> _Action item_
Take the entries below and reproduce them word for word.

=== Begin Enclosure ===

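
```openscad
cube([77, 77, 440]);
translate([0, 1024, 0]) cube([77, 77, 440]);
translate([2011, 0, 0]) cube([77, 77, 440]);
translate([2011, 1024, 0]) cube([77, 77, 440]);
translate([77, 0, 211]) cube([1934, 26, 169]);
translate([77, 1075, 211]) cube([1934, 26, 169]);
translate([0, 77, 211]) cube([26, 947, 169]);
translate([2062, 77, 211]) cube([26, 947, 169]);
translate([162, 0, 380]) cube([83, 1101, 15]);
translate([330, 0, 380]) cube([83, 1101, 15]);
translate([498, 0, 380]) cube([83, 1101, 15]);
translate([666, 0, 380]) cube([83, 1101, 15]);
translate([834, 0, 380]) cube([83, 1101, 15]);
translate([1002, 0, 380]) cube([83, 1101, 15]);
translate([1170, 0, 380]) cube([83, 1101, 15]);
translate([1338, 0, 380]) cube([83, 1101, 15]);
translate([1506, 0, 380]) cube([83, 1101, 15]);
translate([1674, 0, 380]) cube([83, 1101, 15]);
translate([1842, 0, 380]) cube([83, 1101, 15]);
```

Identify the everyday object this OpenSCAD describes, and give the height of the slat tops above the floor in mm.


A bed frame. The slat-top height is 395 mm.

Four posts, four rails, and a row of slats — a bed frame. Slats sit on the rails at z = 211 + 169 = 380; with slat thickness 15, the top is 395 mm.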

=== End Enclosure ===

> _Solution_
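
```openscad
cube([77, 77, 440]);
translate([0, 1024, 0]) cube([77, 77, 440]);
translate([2011, 0, 0]) cube([77, 77, 440]);
translate([2011, 1024, 0]) cube([77, 77, 440]);
translate([77, 0, 211]) cube([1934, 26, 169]);
translate([77, 1075, 211]) cube([1934, 26, 169]);
translate([0, 77, 211]) cube([26, 947, 169]);
translate([2062, 77, 211]) cube([26, 947, 169]);
translate([162, 0, 380]) cube([83, 1101, 15]);
translate([330, 0, 380]) cube([83, 1101, 15]);
translate([498, 0, 380]) cube([83, 1101, 15]);
translate([666, 0, 380]) cube([83, 1101, 15]);
translate([834, 0, 380]) cube([83, 1101, 15]);
translate([1002, 0, 380]) cube([83, 1101, 15]);
translate([1170, 0, 380]) cube([83, 1101, 15]);
translate([1338, 0, 380]) cube([83, 1101, 15]);
translate([1506, 0, 380]) cube([83, 1101, 15]);
translate([1674, 0, 380]) cube([83, 1101, 15]);
translate([1842, 0, 380]) cube([83, 1101, 15]);
```

Identify the everyday object this OpenSCAD describes, and give the height of the slat tops above the floor in mm.


A bed frame. The slat-top height is 395 mm.

Four posts, four rails, and a row of slats — a bed frame. Slats sit on the rails at z = 211 + 169 = 380; with slat thickness 15, the top is 395 mm.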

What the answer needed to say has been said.